▶ THE PROBLEM
Read through the data below and state how many of its lines contain the word "until", adding nothing.

──────── THE INPUT

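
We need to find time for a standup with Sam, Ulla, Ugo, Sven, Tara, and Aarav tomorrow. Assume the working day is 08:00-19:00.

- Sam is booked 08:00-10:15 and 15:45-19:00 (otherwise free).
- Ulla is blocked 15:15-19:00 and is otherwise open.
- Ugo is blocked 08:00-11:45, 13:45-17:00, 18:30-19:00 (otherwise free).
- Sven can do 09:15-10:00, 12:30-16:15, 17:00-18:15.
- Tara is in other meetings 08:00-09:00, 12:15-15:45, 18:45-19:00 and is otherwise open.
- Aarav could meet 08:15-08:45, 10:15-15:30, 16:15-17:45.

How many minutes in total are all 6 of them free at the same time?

0

Sam free: 10:15-15:45 (invert busy blocks within the working day).
Ulla free: 08:00-15:15 (invert busy blocks within the working day).
Ugo free: 11:45-13:45, 17:00-18:30 (invert busy blocks within the working day).
Sven free: 09:15-10:00, 12:30-16:15, 17:00-18:15.
Tara free: 09:00-12:15, 15:45-18:45 (invert busy blocks within the working day).
Aarav free: 08:15-08:45, 10:15-15:30, 16:15-17:45.
Sam ∩ Ulla: 10:15-15:15.
Sam ∩ Ulla ∩ Ugo: 11:45-13:45.
Sam ∩ Ulla ∩ Ugo ∩ Sven: 12:30-13:45.
Sam ∩ Ulla ∩ Ugo ∩ Sven ∩ Tara: ∅.
Sam ∩ Ulla ∩ Ugo ∩ Sven ∩ Tara ∩ Aarav: ∅.
There is no time when everyone is free.
There is no common window, so the total is 0 minutes.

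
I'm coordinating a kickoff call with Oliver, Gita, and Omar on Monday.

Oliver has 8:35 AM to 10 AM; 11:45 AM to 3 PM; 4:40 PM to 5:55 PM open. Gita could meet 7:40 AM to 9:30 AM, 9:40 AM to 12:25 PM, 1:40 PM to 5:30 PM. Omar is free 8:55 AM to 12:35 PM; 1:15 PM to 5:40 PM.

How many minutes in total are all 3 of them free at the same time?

225

Oliver ∩ Gita: 08:35-09:30, 09:40-10:00, 11:45-12:25, 13:40-15:00, 16:40-17:30.
Oliver ∩ Gita ∩ Omar: 08:55-09:30, 09:40-10:00, 11:45-12:25, 13:40-15:00, 16:40-17:30.
Those are the intersection windows.
Summing the common windows: 35 + 20 + 40 + 80 + 50 = 225 minutes.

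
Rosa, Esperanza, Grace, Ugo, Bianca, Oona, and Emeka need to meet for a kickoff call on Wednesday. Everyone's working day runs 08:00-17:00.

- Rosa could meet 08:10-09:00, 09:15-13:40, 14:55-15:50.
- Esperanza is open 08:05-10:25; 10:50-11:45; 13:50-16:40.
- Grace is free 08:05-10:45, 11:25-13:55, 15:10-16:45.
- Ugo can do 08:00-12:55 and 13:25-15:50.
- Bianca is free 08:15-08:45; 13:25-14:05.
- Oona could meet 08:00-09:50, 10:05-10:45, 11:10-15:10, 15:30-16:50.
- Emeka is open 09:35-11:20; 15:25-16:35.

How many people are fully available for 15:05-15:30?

3

Rosa, Esperanza, and Ugo can make the full 15:05-15:30 slot — that's 3.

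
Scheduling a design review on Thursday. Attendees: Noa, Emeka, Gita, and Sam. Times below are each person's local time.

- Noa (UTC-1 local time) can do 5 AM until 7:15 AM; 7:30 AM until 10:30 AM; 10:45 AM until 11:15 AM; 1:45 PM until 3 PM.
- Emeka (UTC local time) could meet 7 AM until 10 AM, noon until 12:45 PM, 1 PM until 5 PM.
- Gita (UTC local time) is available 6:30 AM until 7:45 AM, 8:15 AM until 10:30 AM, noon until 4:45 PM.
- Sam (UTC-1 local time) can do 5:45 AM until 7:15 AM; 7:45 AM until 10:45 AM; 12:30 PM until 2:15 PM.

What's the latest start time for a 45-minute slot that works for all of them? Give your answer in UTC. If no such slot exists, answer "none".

Noa in UTC: 06:00-08:15, 08:30-11:30, 11:45-12:15, 14:45-16:00 (add 1h to convert from UTC-1).
Emeka in UTC: 07:00-10:00, 12:00-12:45, 13:00-17:00.
Gita in UTC: 06:30-07:45, 08:15-10:30, 12:00-16:45.
Sam in UTC: 06:45-08:15, 08:45-11:45, 13:30-15:15 (add 1h to convert from UTC-1).
Noa ∩ Emeka: 07:00-08:15, 08:30-10:00, 12:00-12:15, 14:45-16:00.
Noa ∩ Emeka ∩ Gita: 07:00-07:45, 08:30-10:00, 12:00-12:15, 14:45-16:00.
Noa ∩ Emeka ∩ Gita ∩ Sam: 07:00-07:45, 08:45-10:00, 14:45-15:15.
The last common window of at least 45 minutes is 08:45-10:00; a 45-minute meeting can start as late as 09:15 and still end by 10:00.

09:15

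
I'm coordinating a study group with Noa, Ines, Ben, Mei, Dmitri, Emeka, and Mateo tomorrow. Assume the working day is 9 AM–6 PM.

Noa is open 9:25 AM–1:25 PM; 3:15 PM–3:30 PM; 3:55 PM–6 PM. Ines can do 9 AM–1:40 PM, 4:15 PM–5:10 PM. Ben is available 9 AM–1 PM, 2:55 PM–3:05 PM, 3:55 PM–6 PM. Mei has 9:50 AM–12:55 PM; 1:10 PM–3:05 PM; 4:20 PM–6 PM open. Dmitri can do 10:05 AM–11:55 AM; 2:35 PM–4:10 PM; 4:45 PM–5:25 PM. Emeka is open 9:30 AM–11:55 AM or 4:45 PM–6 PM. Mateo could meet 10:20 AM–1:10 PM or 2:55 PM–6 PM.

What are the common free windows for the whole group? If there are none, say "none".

10:20-11:55, 16:45-17:10

Noa ∩ Ines: 09:25-13:25, 16:15-17:10.
Noa ∩ Ines ∩ Ben: 09:25-13:00, 16:15-17:10.
Noa ∩ Ines ∩ Ben ∩ Mei: 09:50-12:55, 16:20-17:10.
Noa ∩ Ines ∩ Ben ∩ Mei ∩ Dmitri: 10:05-11:55, 16:45-17:10.
Noa ∩ Ines ∩ Ben ∩ Mei ∩ Dmitri ∩ Emeka: 10:05-11:55, 16:45-17:10.
Noa ∩ Ines ∩ Ben ∩ Mei ∩ Dmitri ∩ Emeka ∩ Mateo: 10:20-11:55, 16:45-17:10.
Those are the intersection windows.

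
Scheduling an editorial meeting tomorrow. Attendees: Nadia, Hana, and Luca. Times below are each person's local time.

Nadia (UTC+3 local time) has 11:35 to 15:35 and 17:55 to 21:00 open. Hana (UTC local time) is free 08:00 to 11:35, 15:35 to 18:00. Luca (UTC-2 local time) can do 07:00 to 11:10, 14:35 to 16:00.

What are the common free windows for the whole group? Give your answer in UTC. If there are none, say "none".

Nadia in UTC: 08:35-12:35, 14:55-18:00 (subtract 3h to convert from UTC+3).
Hana in UTC: 08:00-11:35, 15:35-18:00.
Luca in UTC: 09:00-13:10, 16:35-18:00 (add 2h to convert from UTC-2).
Nadia ∩ Hana: 08:35-11:35, 15:35-18:00.
Nadia ∩ Hana ∩ Luca: 09:00-11:35, 16:35-18:00.

09:00-11:35, 16:35-18:00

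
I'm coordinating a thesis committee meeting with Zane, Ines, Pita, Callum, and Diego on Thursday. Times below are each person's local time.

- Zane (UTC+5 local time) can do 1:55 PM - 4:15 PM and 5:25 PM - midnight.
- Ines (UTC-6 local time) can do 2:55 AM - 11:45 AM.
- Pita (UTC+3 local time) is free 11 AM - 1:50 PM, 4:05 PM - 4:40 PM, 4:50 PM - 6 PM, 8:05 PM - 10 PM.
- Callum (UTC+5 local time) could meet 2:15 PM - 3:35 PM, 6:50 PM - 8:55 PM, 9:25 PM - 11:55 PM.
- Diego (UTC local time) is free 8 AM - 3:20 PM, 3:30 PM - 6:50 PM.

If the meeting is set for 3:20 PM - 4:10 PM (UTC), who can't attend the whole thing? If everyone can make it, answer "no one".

Zane in UTC: 08:55-11:15, 12:25-19:00 (subtract 5h to convert from UTC+5).
Ines in UTC: 08:55-17:45 (add 6h to convert from UTC-6).
Pita in UTC: 08:00-10:50, 13:05-13:40, 13:50-15:00, 17:05-19:00 (subtract 3h to convert from UTC+3).
Callum in UTC: 09:15-10:35, 13:50-15:55, 16:25-18:55 (subtract 5h to convert from UTC+5).
Diego in UTC: 08:00-15:20, 15:30-18:50.
Zane: free for 15:20-16:10. Ines: free for 15:20-16:10. Pita: not fully free for 15:20-16:10. Callum: not fully free for 15:20-16:10. Diego: not fully free for 15:20-16:10.

Callum, Diego, Pita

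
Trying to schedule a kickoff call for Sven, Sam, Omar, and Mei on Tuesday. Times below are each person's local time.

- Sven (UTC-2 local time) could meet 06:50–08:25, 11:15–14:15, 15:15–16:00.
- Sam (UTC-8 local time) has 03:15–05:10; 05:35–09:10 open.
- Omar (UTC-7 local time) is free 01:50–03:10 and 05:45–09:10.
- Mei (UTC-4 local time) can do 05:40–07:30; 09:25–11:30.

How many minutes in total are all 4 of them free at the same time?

Sven in UTC: 08:50-10:25, 13:15-16:15, 17:15-18:00 (add 2h to convert from UTC-2).
Sam in UTC: 11:15-13:10, 13:35-17:10 (add 8h to convert from UTC-8).
Omar in UTC: 08:50-10:10, 12:45-16:10 (add 7h to convert from UTC-7).
Mei in UTC: 09:40-11:30, 13:25-15:30 (add 4h to convert from UTC-4).
Sven ∩ Sam: 13:35-16:15.
Sven ∩ Sam ∩ Omar: 13:35-16:10.
Sven ∩ Sam ∩ Omar ∩ Mei: 13:35-15:30.
That's a single block of 115 minutes.

115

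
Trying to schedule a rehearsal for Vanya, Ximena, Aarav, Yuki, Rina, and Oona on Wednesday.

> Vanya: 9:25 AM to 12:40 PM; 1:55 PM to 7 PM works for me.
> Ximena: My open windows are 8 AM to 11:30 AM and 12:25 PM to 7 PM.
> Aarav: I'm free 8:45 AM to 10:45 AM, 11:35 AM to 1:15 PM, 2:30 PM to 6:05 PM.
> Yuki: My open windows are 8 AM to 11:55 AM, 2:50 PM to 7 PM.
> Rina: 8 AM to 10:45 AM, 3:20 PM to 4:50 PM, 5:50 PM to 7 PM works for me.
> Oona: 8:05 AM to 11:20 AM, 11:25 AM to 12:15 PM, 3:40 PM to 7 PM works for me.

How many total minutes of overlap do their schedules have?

165

Vanya ∩ Ximena: 09:25-11:30, 12:25-12:40, 13:55-19:00.
Vanya ∩ Ximena ∩ Aarav: 09:25-10:45, 12:25-12:40, 14:30-18:05.
Vanya ∩ Ximena ∩ Aarav ∩ Yuki: 09:25-10:45, 14:50-18:05.
Vanya ∩ Ximena ∩ Aarav ∩ Yuki ∩ Rina: 09:25-10:45, 15:20-16:50, 17:50-18:05.
Vanya ∩ Ximena ∩ Aarav ∩ Yuki ∩ Rina ∩ Oona: 09:25-10:45, 15:40-16:50, 17:50-18:05.
Summing the common windows: 80 + 70 + 15 = 165 minutes.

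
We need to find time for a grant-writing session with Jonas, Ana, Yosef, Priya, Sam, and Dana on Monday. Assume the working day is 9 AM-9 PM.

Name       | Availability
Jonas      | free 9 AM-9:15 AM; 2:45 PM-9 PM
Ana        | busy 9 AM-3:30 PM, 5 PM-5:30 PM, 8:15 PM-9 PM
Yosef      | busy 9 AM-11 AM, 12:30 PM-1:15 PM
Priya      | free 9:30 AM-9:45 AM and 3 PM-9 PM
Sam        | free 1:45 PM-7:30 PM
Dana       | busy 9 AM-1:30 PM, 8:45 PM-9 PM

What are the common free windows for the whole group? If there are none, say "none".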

────────────────

▶ SOLUTION TO THIS EXERCISE
4